Would you copy out the whole listing exactly as given?

*Extracted data*:
━━━━━━━━━━━━━━━━

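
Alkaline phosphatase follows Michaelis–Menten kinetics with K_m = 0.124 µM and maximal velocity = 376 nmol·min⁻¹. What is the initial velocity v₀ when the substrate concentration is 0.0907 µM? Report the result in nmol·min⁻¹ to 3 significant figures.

159 nmol·min⁻¹

[S]/(Km+[S]) = 0.0907/0.2147 = 0.4224, the fractional saturation.
v = 0.4224 × Vmax = 0.4224 × 376 = 159 nmol·min⁻¹.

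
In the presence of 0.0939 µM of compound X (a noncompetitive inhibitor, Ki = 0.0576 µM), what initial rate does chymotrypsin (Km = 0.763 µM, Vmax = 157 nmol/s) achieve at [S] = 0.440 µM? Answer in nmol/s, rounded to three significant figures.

α = 1 + [I]/Ki = 1 + 0.0939/0.0576 = 2.630.
For a noncompetitive inhibitor, Vmax is reduced to Vmax/α while Km is unchanged: Km,app = 0.763 µM, Vmax,app = 59.7 nmol/s.
v = Vmax,app·[S]/(Km,app + [S]) = 59.7 × 0.440/(0.763 + 0.440) = 21.8 nmol/s.

21.8 nmol/s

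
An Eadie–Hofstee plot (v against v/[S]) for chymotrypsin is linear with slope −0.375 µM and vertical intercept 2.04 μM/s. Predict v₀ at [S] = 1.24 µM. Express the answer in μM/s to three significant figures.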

━━━━━━━━━━━━━━━━

*Task solution*:
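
Alkaline phosphatase follows Michaelis–Menten kinetics with K_m = 0.124 µM and maximal velocity = 376 nmol·min⁻¹. What is the initial velocity v₀ when the substrate concentration is 0.0907 µM? Report the result in nmol·min⁻¹ to 3 significant figures.

159 nmol·min⁻¹

[S]/(Km+[S]) = 0.0907/0.2147 = 0.4224, the fractional saturation.
v = 0.4224 × Vmax = 0.4224 × 376 = 159 nmol·min⁻¹.

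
In the presence of 0.0939 µM of compound X (a noncompetitive inhibitor, Ki = 0.0576 µM), what initial rate does chymotrypsin (Km = 0.763 µM, Vmax = 157 nmol/s) achieve at [S] = 0.440 µM? Answer in nmol/s, rounded to three significant figures.

α = 1 + [I]/Ki = 1 + 0.0939/0.0576 = 2.630.
For a noncompetitive inhibitor, Vmax is reduced to Vmax/α while Km is unchanged: Km,app = 0.763 µM, Vmax,app = 59.7 nmol/s.
v = Vmax,app·[S]/(Km,app + [S]) = 59.7 × 0.440/(0.763 + 0.440) = 21.8 nmol/s.

21.8 nmol/s

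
An Eadie–Hofstee plot (v against v/[S]) for chymotrypsin is linear with slope −0.375 µM and vertical intercept 2.04 μM/s. Predict v₀ at [S] = 1.24 µM. Express the answer in μM/s to three significant figures.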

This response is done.